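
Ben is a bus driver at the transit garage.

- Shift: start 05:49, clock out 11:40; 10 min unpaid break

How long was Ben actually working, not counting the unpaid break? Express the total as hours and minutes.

Shift: 05:49–11:40 = 5 h 51 min; less 10 min break → 5 h 41 min

5 h 41 min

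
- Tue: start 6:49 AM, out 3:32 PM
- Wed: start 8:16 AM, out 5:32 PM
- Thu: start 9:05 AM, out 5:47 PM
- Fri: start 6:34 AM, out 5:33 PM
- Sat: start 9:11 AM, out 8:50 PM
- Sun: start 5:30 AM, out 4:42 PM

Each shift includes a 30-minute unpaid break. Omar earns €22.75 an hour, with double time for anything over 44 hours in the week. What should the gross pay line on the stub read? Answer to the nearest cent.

Tue: 6:49 AM–3:32 PM = 8 h 43 min; less 30 min break → 8 h 13 min
Wed: 8:16 AM–5:32 PM = 9 h 16 min; less 30 min break → 8 h 46 min
Thu: 9:05 AM–5:47 PM = 8 h 42 min; less 30 min break → 8 h 12 min
Fri: 6:34 AM–5:33 PM = 10 h 59 min; less 30 min break → 10 h 29 min
Sat: 9:11 AM–8:50 PM = 11 h 39 min; less 30 min break → 11 h 9 min
Sun: 5:30 AM–4:42 PM = 11 h 12 min; less 30 min break → 10 h 42 min
Total worked: 57 h 31 min = 3451 min.
Regular 44 h 0 min = 2640 min at €22.75/h; overtime 13 h 31 min = 811 min at €45.50/h.
Pay = (2640 × €22.75 + 811 × €45.50) ÷ 60 = €1616.01.

€1616.01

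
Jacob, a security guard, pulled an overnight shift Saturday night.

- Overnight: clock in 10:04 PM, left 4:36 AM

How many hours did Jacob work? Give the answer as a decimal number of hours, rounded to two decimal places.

6.53 hours

Overnight: 10:04 PM → midnight = 1 h 56 min; midnight → 4:36 AM = 4 h 36 min; span 6 h 32 min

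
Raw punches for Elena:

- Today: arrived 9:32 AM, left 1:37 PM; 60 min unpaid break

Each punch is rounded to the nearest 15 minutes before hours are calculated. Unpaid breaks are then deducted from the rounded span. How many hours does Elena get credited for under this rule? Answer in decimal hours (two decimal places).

3.00 hours

Today: in 9:32 AM→9:30 AM, out 1:37 PM→1:30 PM; 4 h 0 min − 60 min = 3 h 0 min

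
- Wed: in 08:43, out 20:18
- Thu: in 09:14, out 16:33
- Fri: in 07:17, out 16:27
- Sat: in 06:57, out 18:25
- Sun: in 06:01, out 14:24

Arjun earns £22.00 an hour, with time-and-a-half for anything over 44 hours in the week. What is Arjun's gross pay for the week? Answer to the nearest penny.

£1097.25

Wed: 08:43–20:18 = 11 h 35 min
Thu: 09:14–16:33 = 7 h 19 min
Fri: 07:17–16:27 = 9 h 10 min
Sat: 06:57–18:25 = 11 h 28 min
Sun: 06:01–14:24 = 8 h 23 min
Total worked: 47 h 55 min = 2875 min.
Regular 44 h 0 min = 2640 min at £22.00/h; overtime 3 h 55 min = 235 min at £33.00/h.
Pay = (2640 × £22.00 + 235 × £33.00) ÷ 60 = £1097.25.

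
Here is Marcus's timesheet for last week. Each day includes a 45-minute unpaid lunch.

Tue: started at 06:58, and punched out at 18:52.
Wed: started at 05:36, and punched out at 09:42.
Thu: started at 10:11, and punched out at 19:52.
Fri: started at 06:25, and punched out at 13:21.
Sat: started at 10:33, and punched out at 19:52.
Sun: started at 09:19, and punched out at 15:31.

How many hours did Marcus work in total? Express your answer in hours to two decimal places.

Tue: 06:58–18:52 = 11 h 54 min; less 45 min break → 11 h 9 min
Wed: 05:36–09:42 = 4 h 6 min; less 45 min break → 3 h 21 min
Thu: 10:11–19:52 = 9 h 41 min; less 45 min break → 8 h 56 min
Fri: 06:25–13:21 = 6 h 56 min; less 45 min break → 6 h 11 min
Sat: 10:33–19:52 = 9 h 19 min; less 45 min break → 8 h 34 min
Sun: 09:19–15:31 = 6 h 12 min; less 45 min break → 5 h 27 min
Total: 11 h 9 min + 3 h 21 min + 8 h 56 min + 6 h 11 min + 8 h 34 min + 5 h 27 min = 43 h 38 min.

43.63 hours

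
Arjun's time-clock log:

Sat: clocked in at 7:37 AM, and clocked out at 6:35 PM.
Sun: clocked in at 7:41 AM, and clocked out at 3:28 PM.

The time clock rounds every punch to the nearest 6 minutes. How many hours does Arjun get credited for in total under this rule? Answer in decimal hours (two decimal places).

18.80 hours

Sat: in 7:37 AM→7:36 AM, out 6:35 PM→6:36 PM; 11 h 0 min
Sun: in 7:41 AM→7:42 AM, out 3:28 PM→3:30 PM; 7 h 48 min
Total credited: 18 h 48 min.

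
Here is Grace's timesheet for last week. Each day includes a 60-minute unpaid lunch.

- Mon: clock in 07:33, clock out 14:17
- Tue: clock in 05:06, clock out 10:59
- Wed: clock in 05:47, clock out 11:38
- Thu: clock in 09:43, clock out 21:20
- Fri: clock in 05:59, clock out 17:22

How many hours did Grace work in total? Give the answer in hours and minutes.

Mon: 07:33–14:17 = 6 h 44 min; less 60 min break → 5 h 44 min
Tue: 05:06–10:59 = 5 h 53 min; less 60 min break → 4 h 53 min
Wed: 05:47–11:38 = 5 h 51 min; less 60 min break → 4 h 51 min
Thu: 09:43–21:20 = 11 h 37 min; less 60 min break → 10 h 37 min
Fri: 05:59–17:22 = 11 h 23 min; less 60 min break → 10 h 23 min
Total: 5 h 44 min + 4 h 53 min + 4 h 51 min + 10 h 37 min + 10 h 23 min = 36 h 28 min.

36 h 28 min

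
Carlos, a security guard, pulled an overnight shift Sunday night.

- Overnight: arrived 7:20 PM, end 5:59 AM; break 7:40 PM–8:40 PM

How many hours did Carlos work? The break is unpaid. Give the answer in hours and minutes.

Overnight: 7:20 PM → midnight = 4 h 40 min; midnight → 5:59 AM = 5 h 59 min; span 10 h 39 min; less 60 min break → 9 h 39 min

9 h 39 min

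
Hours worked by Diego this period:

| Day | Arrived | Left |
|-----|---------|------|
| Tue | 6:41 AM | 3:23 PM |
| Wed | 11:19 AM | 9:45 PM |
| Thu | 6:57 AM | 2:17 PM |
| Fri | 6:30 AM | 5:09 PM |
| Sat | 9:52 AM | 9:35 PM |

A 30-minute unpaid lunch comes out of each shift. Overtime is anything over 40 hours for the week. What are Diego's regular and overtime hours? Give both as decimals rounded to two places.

Regular 40.00 hours, overtime 6.33 hours

Tue: 6:41 AM–3:23 PM = 8 h 42 min; less 30 min break → 8 h 12 min
Wed: 11:19 AM–9:45 PM = 10 h 26 min; less 30 min break → 9 h 56 min
Thu: 6:57 AM–2:17 PM = 7 h 20 min; less 30 min break → 6 h 50 min
Fri: 6:30 AM–5:09 PM = 10 h 39 min; less 30 min break → 10 h 9 min
Sat: 9:52 AM–9:35 PM = 11 h 43 min; less 30 min break → 11 h 13 min
Total worked: 46 h 20 min = 46.33 h.
Threshold 40 h → overtime 6 h 20 min, regular 40 h 0 min.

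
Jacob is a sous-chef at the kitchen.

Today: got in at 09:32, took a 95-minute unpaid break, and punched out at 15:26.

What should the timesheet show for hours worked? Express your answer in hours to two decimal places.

Today: 09:32–15:26 = 5 h 54 min; less 95 min break → 4 h 19 min

4.32 hours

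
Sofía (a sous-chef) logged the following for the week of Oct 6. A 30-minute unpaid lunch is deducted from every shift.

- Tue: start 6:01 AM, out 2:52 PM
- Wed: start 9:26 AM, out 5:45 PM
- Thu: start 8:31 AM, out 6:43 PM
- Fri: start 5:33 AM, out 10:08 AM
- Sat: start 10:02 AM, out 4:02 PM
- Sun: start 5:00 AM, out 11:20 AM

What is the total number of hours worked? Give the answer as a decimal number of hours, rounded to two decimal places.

41.28 hours

Tue: 6:01 AM–2:52 PM = 8 h 51 min; less 30 min break → 8 h 21 min
Wed: 9:26 AM–5:45 PM = 8 h 19 min; less 30 min break → 7 h 49 min
Thu: 8:31 AM–6:43 PM = 10 h 12 min; less 30 min break → 9 h 42 min
Fri: 5:33 AM–10:08 AM = 4 h 35 min; less 30 min break → 4 h 5 min
Sat: 10:02 AM–4:02 PM = 6 h 0 min; less 30 min break → 5 h 30 min
Sun: 5:00 AM–11:20 AM = 6 h 20 min; less 30 min break → 5 h 50 min
Total: 8 h 21 min + 7 h 49 min + 9 h 42 min + 4 h 5 min + 5 h 30 min + 5 h 50 min = 41 h 17 min.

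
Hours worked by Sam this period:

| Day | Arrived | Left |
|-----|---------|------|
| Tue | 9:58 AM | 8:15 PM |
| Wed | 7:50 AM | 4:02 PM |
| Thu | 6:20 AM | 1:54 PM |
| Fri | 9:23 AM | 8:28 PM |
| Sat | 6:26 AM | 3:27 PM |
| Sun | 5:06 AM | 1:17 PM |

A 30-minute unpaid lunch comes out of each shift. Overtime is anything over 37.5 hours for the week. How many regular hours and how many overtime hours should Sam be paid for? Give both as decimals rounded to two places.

Tue: 9:58 AM–8:15 PM = 10 h 17 min; less 30 min break → 9 h 47 min
Wed: 7:50 AM–4:02 PM = 8 h 12 min; less 30 min break → 7 h 42 min
Thu: 6:20 AM–1:54 PM = 7 h 34 min; less 30 min break → 7 h 4 min
Fri: 9:23 AM–8:28 PM = 11 h 5 min; less 30 min break → 10 h 35 min
Sat: 6:26 AM–3:27 PM = 9 h 1 min; less 30 min break → 8 h 31 min
Sun: 5:06 AM–1:17 PM = 8 h 11 min; less 30 min break → 7 h 41 min
Total worked: 51 h 20 min = 51.33 h.
Threshold 37.5 h → overtime 13 h 50 min, regular 37 h 30 min.

Regular 37.50 hours, overtime 13.83 hours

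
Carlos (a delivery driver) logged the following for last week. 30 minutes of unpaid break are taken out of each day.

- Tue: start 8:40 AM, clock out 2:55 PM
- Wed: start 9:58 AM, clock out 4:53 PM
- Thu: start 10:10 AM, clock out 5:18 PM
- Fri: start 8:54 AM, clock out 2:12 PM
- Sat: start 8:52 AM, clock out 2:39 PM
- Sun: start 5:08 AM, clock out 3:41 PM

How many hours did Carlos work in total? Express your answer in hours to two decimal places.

Tue: 8:40 AM–2:55 PM = 6 h 15 min; less 30 min break → 5 h 45 min
Wed: 9:58 AM–4:53 PM = 6 h 55 min; less 30 min break → 6 h 25 min
Thu: 10:10 AM–5:18 PM = 7 h 8 min; less 30 min break → 6 h 38 min
Fri: 8:54 AM–2:12 PM = 5 h 18 min; less 30 min break → 4 h 48 min
Sat: 8:52 AM–2:39 PM = 5 h 47 min; less 30 min break → 5 h 17 min
Sun: 5:08 AM–3:41 PM = 10 h 33 min; less 30 min break → 10 h 3 min
Total: 5 h 45 min + 6 h 25 min + 6 h 38 min + 4 h 48 min + 5 h 17 min + 10 h 3 min = 38 h 56 min.

38.93 hours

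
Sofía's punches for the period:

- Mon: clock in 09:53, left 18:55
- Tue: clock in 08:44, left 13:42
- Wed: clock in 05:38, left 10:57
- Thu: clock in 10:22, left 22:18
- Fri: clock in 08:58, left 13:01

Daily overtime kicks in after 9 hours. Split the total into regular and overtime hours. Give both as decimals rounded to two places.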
#####
**DIRECTIONS FOR THIS TASK**.
Within the material above, output exactly the lines from the one with "- Tue: start 6:01 AM, out 2:52 PM" through the one with "- Sun: start 5:00 AM, out 11:20 AM", end lines included, and nothing besides.

**REPLY**.
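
- Tue: start 6:01 AM, out 2:52 PM
- Wed: start 9:26 AM, out 5:45 PM
- Thu: start 8:31 AM, out 6:43 PM
- Fri: start 5:33 AM, out 10:08 AM
- Sat: start 10:02 AM, out 4:02 PM
- Sun: start 5:00 AM, out 11:20 AM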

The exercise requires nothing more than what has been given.